### What the exercise asks
Each line of the data should be repeated precisely.

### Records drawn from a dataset
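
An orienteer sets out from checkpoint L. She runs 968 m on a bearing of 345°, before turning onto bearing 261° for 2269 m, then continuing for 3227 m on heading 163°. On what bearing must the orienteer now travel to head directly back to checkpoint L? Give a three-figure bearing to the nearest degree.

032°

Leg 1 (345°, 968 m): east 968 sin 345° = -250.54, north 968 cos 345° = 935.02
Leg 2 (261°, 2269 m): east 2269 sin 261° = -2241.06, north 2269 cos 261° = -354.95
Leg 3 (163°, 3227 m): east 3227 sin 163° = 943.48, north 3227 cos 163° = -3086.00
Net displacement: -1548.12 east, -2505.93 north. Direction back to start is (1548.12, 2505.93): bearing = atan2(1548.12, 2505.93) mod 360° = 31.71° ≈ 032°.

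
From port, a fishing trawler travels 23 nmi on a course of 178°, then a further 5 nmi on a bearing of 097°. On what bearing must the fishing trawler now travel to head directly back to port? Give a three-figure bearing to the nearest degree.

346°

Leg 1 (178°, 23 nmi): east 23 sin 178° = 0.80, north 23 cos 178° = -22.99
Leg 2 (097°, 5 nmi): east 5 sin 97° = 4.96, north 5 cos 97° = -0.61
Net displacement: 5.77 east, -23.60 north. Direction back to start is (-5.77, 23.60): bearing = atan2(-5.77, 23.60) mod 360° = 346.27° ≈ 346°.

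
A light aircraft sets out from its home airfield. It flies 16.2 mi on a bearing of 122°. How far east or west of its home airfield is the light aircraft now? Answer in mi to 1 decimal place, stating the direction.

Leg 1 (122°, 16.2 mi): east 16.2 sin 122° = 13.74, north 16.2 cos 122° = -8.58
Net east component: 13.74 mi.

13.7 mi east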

### Answer for this exercise
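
An orienteer sets out from checkpoint L. She runs 968 m on a bearing of 345°, before turning onto bearing 261° for 2269 m, then continuing for 3227 m on heading 163°. On what bearing must the orienteer now travel to head directly back to checkpoint L? Give a three-figure bearing to the nearest degree.

032°

Leg 1 (345°, 968 m): east 968 sin 345° = -250.54, north 968 cos 345° = 935.02
Leg 2 (261°, 2269 m): east 2269 sin 261° = -2241.06, north 2269 cos 261° = -354.95
Leg 3 (163°, 3227 m): east 3227 sin 163° = 943.48, north 3227 cos 163° = -3086.00
Net displacement: -1548.12 east, -2505.93 north. Direction back to start is (1548.12, 2505.93): bearing = atan2(1548.12, 2505.93) mod 360° = 31.71° ≈ 032°.

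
From port, a fishing trawler travels 23 nmi on a course of 178°, then a further 5 nmi on a bearing of 097°. On what bearing must the fishing trawler now travel to head directly back to port? Give a three-figure bearing to the nearest degree.

346°

Leg 1 (178°, 23 nmi): east 23 sin 178° = 0.80, north 23 cos 178° = -22.99
Leg 2 (097°, 5 nmi): east 5 sin 97° = 4.96, north 5 cos 97° = -0.61
Net displacement: 5.77 east, -23.60 north. Direction back to start is (-5.77, 23.60): bearing = atan2(-5.77, 23.60) mod 360° = 346.27° ≈ 346°.

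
A light aircraft sets out from its home airfield. It flies 16.2 mi on a bearing of 122°. How far east or west of its home airfield is the light aircraft now? Answer in mi to 1 decimal place, stating the direction.

Leg 1 (122°, 16.2 mi): east 16.2 sin 122° = 13.74, north 16.2 cos 122° = -8.58
Net east component: 13.74 mi.

13.7 mi east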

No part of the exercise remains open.